● INSTRUCTIONS FOR THE TASK:
Retype every entry below exactly as it stands.

━━ GIVEN INFORMATION

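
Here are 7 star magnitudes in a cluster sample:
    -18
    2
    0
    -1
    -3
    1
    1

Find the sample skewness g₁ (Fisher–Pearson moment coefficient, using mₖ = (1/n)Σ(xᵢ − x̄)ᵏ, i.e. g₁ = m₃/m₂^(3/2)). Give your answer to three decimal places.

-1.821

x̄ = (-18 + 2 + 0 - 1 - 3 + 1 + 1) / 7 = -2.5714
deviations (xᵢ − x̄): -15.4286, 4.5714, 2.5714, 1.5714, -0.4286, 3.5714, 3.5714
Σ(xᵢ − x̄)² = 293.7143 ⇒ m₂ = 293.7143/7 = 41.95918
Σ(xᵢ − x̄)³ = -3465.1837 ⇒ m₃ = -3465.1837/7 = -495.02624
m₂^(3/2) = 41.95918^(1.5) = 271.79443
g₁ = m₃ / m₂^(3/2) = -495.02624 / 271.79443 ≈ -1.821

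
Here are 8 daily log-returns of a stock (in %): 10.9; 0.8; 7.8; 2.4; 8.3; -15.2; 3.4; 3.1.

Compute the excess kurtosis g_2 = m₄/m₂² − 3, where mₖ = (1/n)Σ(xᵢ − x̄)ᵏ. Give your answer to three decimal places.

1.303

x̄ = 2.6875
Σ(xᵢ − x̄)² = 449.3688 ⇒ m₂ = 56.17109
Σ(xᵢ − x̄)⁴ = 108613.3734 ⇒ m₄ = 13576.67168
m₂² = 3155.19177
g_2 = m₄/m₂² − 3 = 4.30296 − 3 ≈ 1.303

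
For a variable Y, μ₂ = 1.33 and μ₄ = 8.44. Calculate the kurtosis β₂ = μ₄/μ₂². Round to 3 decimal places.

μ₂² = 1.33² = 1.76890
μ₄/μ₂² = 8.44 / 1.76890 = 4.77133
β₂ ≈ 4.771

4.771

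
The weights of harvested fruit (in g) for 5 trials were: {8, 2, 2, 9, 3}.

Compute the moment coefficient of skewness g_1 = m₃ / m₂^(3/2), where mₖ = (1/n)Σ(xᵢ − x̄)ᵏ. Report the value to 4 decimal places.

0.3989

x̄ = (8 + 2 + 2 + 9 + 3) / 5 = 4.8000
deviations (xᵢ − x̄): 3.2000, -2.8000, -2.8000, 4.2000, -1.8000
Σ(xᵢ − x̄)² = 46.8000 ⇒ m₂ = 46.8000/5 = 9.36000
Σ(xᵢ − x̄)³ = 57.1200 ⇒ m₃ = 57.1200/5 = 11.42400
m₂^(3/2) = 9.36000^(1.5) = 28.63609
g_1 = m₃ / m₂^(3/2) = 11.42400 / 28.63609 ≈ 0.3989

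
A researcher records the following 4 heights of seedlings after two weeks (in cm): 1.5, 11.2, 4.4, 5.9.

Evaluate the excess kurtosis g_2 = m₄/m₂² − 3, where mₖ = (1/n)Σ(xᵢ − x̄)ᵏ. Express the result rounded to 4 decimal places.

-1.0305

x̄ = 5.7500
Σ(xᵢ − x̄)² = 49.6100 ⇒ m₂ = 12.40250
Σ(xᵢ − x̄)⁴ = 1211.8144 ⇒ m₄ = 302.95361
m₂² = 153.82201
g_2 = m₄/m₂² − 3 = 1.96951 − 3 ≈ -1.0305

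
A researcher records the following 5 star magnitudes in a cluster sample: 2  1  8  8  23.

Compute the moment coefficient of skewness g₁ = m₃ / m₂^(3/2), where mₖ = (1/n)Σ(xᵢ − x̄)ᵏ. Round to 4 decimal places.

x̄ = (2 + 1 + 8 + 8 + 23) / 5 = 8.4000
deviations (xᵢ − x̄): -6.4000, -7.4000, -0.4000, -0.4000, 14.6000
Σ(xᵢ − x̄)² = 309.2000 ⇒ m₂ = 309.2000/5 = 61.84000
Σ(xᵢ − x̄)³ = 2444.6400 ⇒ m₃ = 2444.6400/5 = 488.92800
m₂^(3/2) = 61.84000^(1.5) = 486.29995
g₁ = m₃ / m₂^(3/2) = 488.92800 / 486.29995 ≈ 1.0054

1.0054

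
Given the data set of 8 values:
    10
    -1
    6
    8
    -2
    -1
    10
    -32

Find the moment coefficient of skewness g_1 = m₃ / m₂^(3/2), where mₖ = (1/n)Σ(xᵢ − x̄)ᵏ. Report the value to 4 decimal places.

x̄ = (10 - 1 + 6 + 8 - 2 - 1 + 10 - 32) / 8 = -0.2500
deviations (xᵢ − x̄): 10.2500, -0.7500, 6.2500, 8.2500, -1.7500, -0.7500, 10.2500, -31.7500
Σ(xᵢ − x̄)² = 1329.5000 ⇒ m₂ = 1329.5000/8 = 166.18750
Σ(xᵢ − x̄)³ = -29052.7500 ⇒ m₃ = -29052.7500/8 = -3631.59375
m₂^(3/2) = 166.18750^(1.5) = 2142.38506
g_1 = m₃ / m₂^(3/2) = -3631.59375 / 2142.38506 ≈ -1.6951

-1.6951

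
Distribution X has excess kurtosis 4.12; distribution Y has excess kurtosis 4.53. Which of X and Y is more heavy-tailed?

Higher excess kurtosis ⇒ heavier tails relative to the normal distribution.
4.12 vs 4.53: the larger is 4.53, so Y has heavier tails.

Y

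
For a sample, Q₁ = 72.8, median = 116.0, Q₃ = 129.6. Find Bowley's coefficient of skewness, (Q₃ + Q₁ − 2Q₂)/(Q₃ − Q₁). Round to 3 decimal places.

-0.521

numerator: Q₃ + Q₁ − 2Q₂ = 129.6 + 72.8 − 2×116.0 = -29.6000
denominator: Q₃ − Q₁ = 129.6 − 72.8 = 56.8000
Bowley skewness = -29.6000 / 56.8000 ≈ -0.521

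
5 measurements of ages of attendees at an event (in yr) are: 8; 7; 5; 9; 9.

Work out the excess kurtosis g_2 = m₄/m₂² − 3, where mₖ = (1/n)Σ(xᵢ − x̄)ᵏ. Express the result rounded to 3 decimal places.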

━━━━

● ANSWER FOR THE TASK:
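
Here are 7 star magnitudes in a cluster sample:
    -18
    2
    0
    -1
    -3
    1
    1

Find the sample skewness g₁ (Fisher–Pearson moment coefficient, using mₖ = (1/n)Σ(xᵢ − x̄)ᵏ, i.e. g₁ = m₃/m₂^(3/2)). Give your answer to three decimal places.

-1.821

x̄ = (-18 + 2 + 0 - 1 - 3 + 1 + 1) / 7 = -2.5714
deviations (xᵢ − x̄): -15.4286, 4.5714, 2.5714, 1.5714, -0.4286, 3.5714, 3.5714
Σ(xᵢ − x̄)² = 293.7143 ⇒ m₂ = 293.7143/7 = 41.95918
Σ(xᵢ − x̄)³ = -3465.1837 ⇒ m₃ = -3465.1837/7 = -495.02624
m₂^(3/2) = 41.95918^(1.5) = 271.79443
g₁ = m₃ / m₂^(3/2) = -495.02624 / 271.79443 ≈ -1.821

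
Here are 8 daily log-returns of a stock (in %): 10.9; 0.8; 7.8; 2.4; 8.3; -15.2; 3.4; 3.1.

Compute the excess kurtosis g_2 = m₄/m₂² − 3, where mₖ = (1/n)Σ(xᵢ − x̄)ᵏ. Give your answer to three decimal places.

1.303

x̄ = 2.6875
Σ(xᵢ − x̄)² = 449.3688 ⇒ m₂ = 56.17109
Σ(xᵢ − x̄)⁴ = 108613.3734 ⇒ m₄ = 13576.67168
m₂² = 3155.19177
g_2 = m₄/m₂² − 3 = 4.30296 − 3 ≈ 1.303

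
For a variable Y, μ₂ = 1.33 and μ₄ = 8.44. Calculate the kurtosis β₂ = μ₄/μ₂². Round to 3 decimal places.

μ₂² = 1.33² = 1.76890
μ₄/μ₂² = 8.44 / 1.76890 = 4.77133
β₂ ≈ 4.771

4.771

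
The weights of harvested fruit (in g) for 5 trials were: {8, 2, 2, 9, 3}.

Compute the moment coefficient of skewness g_1 = m₃ / m₂^(3/2), where mₖ = (1/n)Σ(xᵢ − x̄)ᵏ. Report the value to 4 decimal places.

0.3989

x̄ = (8 + 2 + 2 + 9 + 3) / 5 = 4.8000
deviations (xᵢ − x̄): 3.2000, -2.8000, -2.8000, 4.2000, -1.8000
Σ(xᵢ − x̄)² = 46.8000 ⇒ m₂ = 46.8000/5 = 9.36000
Σ(xᵢ − x̄)³ = 57.1200 ⇒ m₃ = 57.1200/5 = 11.42400
m₂^(3/2) = 9.36000^(1.5) = 28.63609
g_1 = m₃ / m₂^(3/2) = 11.42400 / 28.63609 ≈ 0.3989

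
A researcher records the following 4 heights of seedlings after two weeks (in cm): 1.5, 11.2, 4.4, 5.9.

Evaluate the excess kurtosis g_2 = m₄/m₂² − 3, where mₖ = (1/n)Σ(xᵢ − x̄)ᵏ. Express the result rounded to 4 decimal places.

-1.0305

x̄ = 5.7500
Σ(xᵢ − x̄)² = 49.6100 ⇒ m₂ = 12.40250
Σ(xᵢ − x̄)⁴ = 1211.8144 ⇒ m₄ = 302.95361
m₂² = 153.82201
g_2 = m₄/m₂² − 3 = 1.96951 − 3 ≈ -1.0305

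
A researcher records the following 5 star magnitudes in a cluster sample: 2  1  8  8  23.

Compute the moment coefficient of skewness g₁ = m₃ / m₂^(3/2), where mₖ = (1/n)Σ(xᵢ − x̄)ᵏ. Round to 4 decimal places.

x̄ = (2 + 1 + 8 + 8 + 23) / 5 = 8.4000
deviations (xᵢ − x̄): -6.4000, -7.4000, -0.4000, -0.4000, 14.6000
Σ(xᵢ − x̄)² = 309.2000 ⇒ m₂ = 309.2000/5 = 61.84000
Σ(xᵢ − x̄)³ = 2444.6400 ⇒ m₃ = 2444.6400/5 = 488.92800
m₂^(3/2) = 61.84000^(1.5) = 486.29995
g₁ = m₃ / m₂^(3/2) = 488.92800 / 486.29995 ≈ 1.0054

1.0054

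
Given the data set of 8 values:
    10
    -1
    6
    8
    -2
    -1
    10
    -32

Find the moment coefficient of skewness g_1 = m₃ / m₂^(3/2), where mₖ = (1/n)Σ(xᵢ − x̄)ᵏ. Report the value to 4 decimal places.

x̄ = (10 - 1 + 6 + 8 - 2 - 1 + 10 - 32) / 8 = -0.2500
deviations (xᵢ − x̄): 10.2500, -0.7500, 6.2500, 8.2500, -1.7500, -0.7500, 10.2500, -31.7500
Σ(xᵢ − x̄)² = 1329.5000 ⇒ m₂ = 1329.5000/8 = 166.18750
Σ(xᵢ − x̄)³ = -29052.7500 ⇒ m₃ = -29052.7500/8 = -3631.59375
m₂^(3/2) = 166.18750^(1.5) = 2142.38506
g_1 = m₃ / m₂^(3/2) = -3631.59375 / 2142.38506 ≈ -1.6951

-1.6951

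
Distribution X has excess kurtosis 4.12; distribution Y has excess kurtosis 4.53. Which of X and Y is more heavy-tailed?

Higher excess kurtosis ⇒ heavier tails relative to the normal distribution.
4.12 vs 4.53: the larger is 4.53, so Y has heavier tails.

Y

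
For a sample, Q₁ = 72.8, median = 116.0, Q₃ = 129.6. Find Bowley's coefficient of skewness, (Q₃ + Q₁ − 2Q₂)/(Q₃ − Q₁). Round to 3 decimal places.

-0.521

numerator: Q₃ + Q₁ − 2Q₂ = 129.6 + 72.8 − 2×116.0 = -29.6000
denominator: Q₃ − Q₁ = 129.6 − 72.8 = 56.8000
Bowley skewness = -29.6000 / 56.8000 ≈ -0.521

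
5 measurements of ages of attendees at an event (in yr) are: 8; 7; 5; 9; 9.

Work out the excess kurtosis g_2 = m₄/m₂² − 3, where mₖ = (1/n)Σ(xᵢ − x̄)ᵏ. Express the result rounded to 3 decimal places.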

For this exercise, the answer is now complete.